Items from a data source
-.-.-
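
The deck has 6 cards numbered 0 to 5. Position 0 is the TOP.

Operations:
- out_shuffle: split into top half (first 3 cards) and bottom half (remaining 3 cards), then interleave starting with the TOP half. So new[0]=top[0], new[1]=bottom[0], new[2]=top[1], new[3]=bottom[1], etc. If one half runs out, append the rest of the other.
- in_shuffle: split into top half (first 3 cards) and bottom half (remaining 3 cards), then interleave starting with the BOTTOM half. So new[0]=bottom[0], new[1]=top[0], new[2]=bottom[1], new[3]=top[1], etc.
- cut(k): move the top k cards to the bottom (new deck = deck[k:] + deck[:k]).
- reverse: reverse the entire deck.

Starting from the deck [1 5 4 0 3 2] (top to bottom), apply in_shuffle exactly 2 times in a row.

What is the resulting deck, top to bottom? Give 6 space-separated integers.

Answer: 5 0 2 1 4 3

Derivation:
After op 1 (in_shuffle): [0 1 3 5 2 4]
After op 2 (in_shuffle): [5 0 2 1 4 3]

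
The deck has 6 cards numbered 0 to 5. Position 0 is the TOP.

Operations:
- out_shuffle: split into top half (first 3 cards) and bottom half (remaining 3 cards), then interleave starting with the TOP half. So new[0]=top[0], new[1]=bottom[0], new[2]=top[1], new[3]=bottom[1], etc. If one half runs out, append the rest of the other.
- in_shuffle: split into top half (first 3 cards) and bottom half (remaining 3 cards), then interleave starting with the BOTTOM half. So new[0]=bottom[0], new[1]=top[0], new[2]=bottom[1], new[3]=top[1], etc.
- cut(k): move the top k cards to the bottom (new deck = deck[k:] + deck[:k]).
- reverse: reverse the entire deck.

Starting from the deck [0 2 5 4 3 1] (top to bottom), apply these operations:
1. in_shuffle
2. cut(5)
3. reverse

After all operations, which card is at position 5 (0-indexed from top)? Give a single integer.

After op 1 (in_shuffle): [4 0 3 2 1 5]
After op 2 (cut(5)): [5 4 0 3 2 1]
After op 3 (reverse): [1 2 3 0 4 5]
Position 5: card 5.

Answer: 5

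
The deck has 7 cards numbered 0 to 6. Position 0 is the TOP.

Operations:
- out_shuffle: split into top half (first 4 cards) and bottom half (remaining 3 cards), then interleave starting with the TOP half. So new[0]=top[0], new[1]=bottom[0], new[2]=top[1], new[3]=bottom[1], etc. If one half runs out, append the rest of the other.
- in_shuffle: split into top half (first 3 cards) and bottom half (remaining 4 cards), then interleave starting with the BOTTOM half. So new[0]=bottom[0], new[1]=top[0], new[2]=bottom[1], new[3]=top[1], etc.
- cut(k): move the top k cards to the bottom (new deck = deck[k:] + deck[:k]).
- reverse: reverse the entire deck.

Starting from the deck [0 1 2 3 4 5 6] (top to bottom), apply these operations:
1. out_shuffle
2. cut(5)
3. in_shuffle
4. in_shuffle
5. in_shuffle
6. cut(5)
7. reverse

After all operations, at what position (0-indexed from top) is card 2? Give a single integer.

After op 1 (out_shuffle): [0 4 1 5 2 6 3]
After op 2 (cut(5)): [6 3 0 4 1 5 2]
After op 3 (in_shuffle): [4 6 1 3 5 0 2]
After op 4 (in_shuffle): [3 4 5 6 0 1 2]
After op 5 (in_shuffle): [6 3 0 4 1 5 2]
After op 6 (cut(5)): [5 2 6 3 0 4 1]
After op 7 (reverse): [1 4 0 3 6 2 5]
Card 2 is at position 5.

Answer: 5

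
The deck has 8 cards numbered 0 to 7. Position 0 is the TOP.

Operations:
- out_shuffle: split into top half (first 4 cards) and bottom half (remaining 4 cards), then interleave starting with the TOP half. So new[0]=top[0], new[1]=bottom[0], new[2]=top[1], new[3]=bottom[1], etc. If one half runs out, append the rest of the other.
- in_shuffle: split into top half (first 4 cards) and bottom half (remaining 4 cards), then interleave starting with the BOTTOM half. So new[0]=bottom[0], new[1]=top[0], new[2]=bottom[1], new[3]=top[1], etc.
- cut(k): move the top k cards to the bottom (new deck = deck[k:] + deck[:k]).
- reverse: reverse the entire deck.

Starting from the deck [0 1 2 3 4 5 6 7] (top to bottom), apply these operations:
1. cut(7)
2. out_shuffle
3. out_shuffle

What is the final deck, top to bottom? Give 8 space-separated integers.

After op 1 (cut(7)): [7 0 1 2 3 4 5 6]
After op 2 (out_shuffle): [7 3 0 4 1 5 2 6]
After op 3 (out_shuffle): [7 1 3 5 0 2 4 6]

Answer: 7 1 3 5 0 2 4 6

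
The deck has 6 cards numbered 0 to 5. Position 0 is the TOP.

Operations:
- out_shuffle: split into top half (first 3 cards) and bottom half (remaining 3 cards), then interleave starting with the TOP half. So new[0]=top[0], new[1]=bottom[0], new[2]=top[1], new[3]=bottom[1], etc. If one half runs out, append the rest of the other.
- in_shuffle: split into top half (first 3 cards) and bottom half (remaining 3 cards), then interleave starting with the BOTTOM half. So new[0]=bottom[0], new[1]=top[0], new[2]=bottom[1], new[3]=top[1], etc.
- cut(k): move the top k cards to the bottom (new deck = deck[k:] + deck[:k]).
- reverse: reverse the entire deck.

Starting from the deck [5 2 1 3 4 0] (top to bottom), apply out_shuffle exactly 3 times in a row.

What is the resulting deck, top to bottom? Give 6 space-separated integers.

After op 1 (out_shuffle): [5 3 2 4 1 0]
After op 2 (out_shuffle): [5 4 3 1 2 0]
After op 3 (out_shuffle): [5 1 4 2 3 0]

Answer: 5 1 4 2 3 0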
-.-.-
**Prompt:**
Write out every record exactly as it appears above.

**Response to the exercise:**
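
The deck has 6 cards numbered 0 to 5. Position 0 is the TOP.

Operations:
- out_shuffle: split into top half (first 3 cards) and bottom half (remaining 3 cards), then interleave starting with the TOP half. So new[0]=top[0], new[1]=bottom[0], new[2]=top[1], new[3]=bottom[1], etc. If one half runs out, append the rest of the other.
- in_shuffle: split into top half (first 3 cards) and bottom half (remaining 3 cards), then interleave starting with the BOTTOM half. So new[0]=bottom[0], new[1]=top[0], new[2]=bottom[1], new[3]=top[1], etc.
- cut(k): move the top k cards to the bottom (new deck = deck[k:] + deck[:k]).
- reverse: reverse the entire deck.

Starting from the deck [1 5 4 0 3 2] (top to bottom), apply in_shuffle exactly 2 times in a row.

What is the resulting deck, top to bottom? Give 6 space-separated integers.

Answer: 5 0 2 1 4 3

Derivation:
After op 1 (in_shuffle): [0 1 3 5 2 4]
After op 2 (in_shuffle): [5 0 2 1 4 3]

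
The deck has 6 cards numbered 0 to 5. Position 0 is the TOP.

Operations:
- out_shuffle: split into top half (first 3 cards) and bottom half (remaining 3 cards), then interleave starting with the TOP half. So new[0]=top[0], new[1]=bottom[0], new[2]=top[1], new[3]=bottom[1], etc. If one half runs out, append the rest of the other.
- in_shuffle: split into top half (first 3 cards) and bottom half (remaining 3 cards), then interleave starting with the BOTTOM half. So new[0]=bottom[0], new[1]=top[0], new[2]=bottom[1], new[3]=top[1], etc.
- cut(k): move the top k cards to the bottom (new deck = deck[k:] + deck[:k]).
- reverse: reverse the entire deck.

Starting from the deck [0 2 5 4 3 1] (top to bottom), apply these operations:
1. in_shuffle
2. cut(5)
3. reverse

After all operations, which card is at position 5 (0-indexed from top)? Give a single integer.

After op 1 (in_shuffle): [4 0 3 2 1 5]
After op 2 (cut(5)): [5 4 0 3 2 1]
After op 3 (reverse): [1 2 3 0 4 5]
Position 5: card 5.

Answer: 5

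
The deck has 7 cards numbered 0 to 6. Position 0 is the TOP.

Operations:
- out_shuffle: split into top half (first 4 cards) and bottom half (remaining 3 cards), then interleave starting with the TOP half. So new[0]=top[0], new[1]=bottom[0], new[2]=top[1], new[3]=bottom[1], etc. If one half runs out, append the rest of the other.
- in_shuffle: split into top half (first 3 cards) and bottom half (remaining 4 cards), then interleave starting with the BOTTOM half. So new[0]=bottom[0], new[1]=top[0], new[2]=bottom[1], new[3]=top[1], etc.
- cut(k): move the top k cards to the bottom (new deck = deck[k:] + deck[:k]).
- reverse: reverse the entire deck.

Starting from the deck [0 1 2 3 4 5 6] (top to bottom), apply these operations:
1. out_shuffle
2. cut(5)
3. in_shuffle
4. in_shuffle
5. in_shuffle
6. cut(5)
7. reverse

After all operations, at what position (0-indexed from top) is card 2? Give a single integer.

After op 1 (out_shuffle): [0 4 1 5 2 6 3]
After op 2 (cut(5)): [6 3 0 4 1 5 2]
After op 3 (in_shuffle): [4 6 1 3 5 0 2]
After op 4 (in_shuffle): [3 4 5 6 0 1 2]
After op 5 (in_shuffle): [6 3 0 4 1 5 2]
After op 6 (cut(5)): [5 2 6 3 0 4 1]
After op 7 (reverse): [1 4 0 3 6 2 5]
Card 2 is at position 5.

Answer: 5

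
The deck has 8 cards numbered 0 to 7. Position 0 is the TOP.

Operations:
- out_shuffle: split into top half (first 4 cards) and bottom half (remaining 4 cards), then interleave starting with the TOP half. So new[0]=top[0], new[1]=bottom[0], new[2]=top[1], new[3]=bottom[1], etc. If one half runs out, append the rest of the other.
- in_shuffle: split into top half (first 4 cards) and bottom half (remaining 4 cards), then interleave starting with the BOTTOM half. So new[0]=bottom[0], new[1]=top[0], new[2]=bottom[1], new[3]=top[1], etc.
- cut(k): move the top k cards to the bottom (new deck = deck[k:] + deck[:k]).
- reverse: reverse the entire deck.

Starting from the deck [0 1 2 3 4 5 6 7] (top to bottom), apply these operations:
1. cut(7)
2. out_shuffle
3. out_shuffle

What is the final deck, top to bottom? Give 8 space-separated integers.

After op 1 (cut(7)): [7 0 1 2 3 4 5 6]
After op 2 (out_shuffle): [7 3 0 4 1 5 2 6]
After op 3 (out_shuffle): [7 1 3 5 0 2 4 6]

Answer: 7 1 3 5 0 2 4 6

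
The deck has 6 cards numbered 0 to 5. Position 0 is the TOP.

Operations:
- out_shuffle: split into top half (first 3 cards) and bottom half (remaining 3 cards), then interleave starting with the TOP half. So new[0]=top[0], new[1]=bottom[0], new[2]=top[1], new[3]=bottom[1], etc. If one half runs out, append the rest of the other.
- in_shuffle: split into top half (first 3 cards) and bottom half (remaining 3 cards), then interleave starting with the BOTTOM half. So new[0]=bottom[0], new[1]=top[0], new[2]=bottom[1], new[3]=top[1], etc.
- cut(k): move the top k cards to the bottom (new deck = deck[k:] + deck[:k]).
- reverse: reverse the entire deck.

Starting from the deck [5 2 1 3 4 0] (top to bottom), apply out_shuffle exactly 3 times in a row.

What is the resulting deck, top to bottom? Give 6 space-separated integers.

After op 1 (out_shuffle): [5 3 2 4 1 0]
After op 2 (out_shuffle): [5 4 3 1 2 0]
After op 3 (out_shuffle): [5 1 4 2 3 0]

Answer: 5 1 4 2 3 0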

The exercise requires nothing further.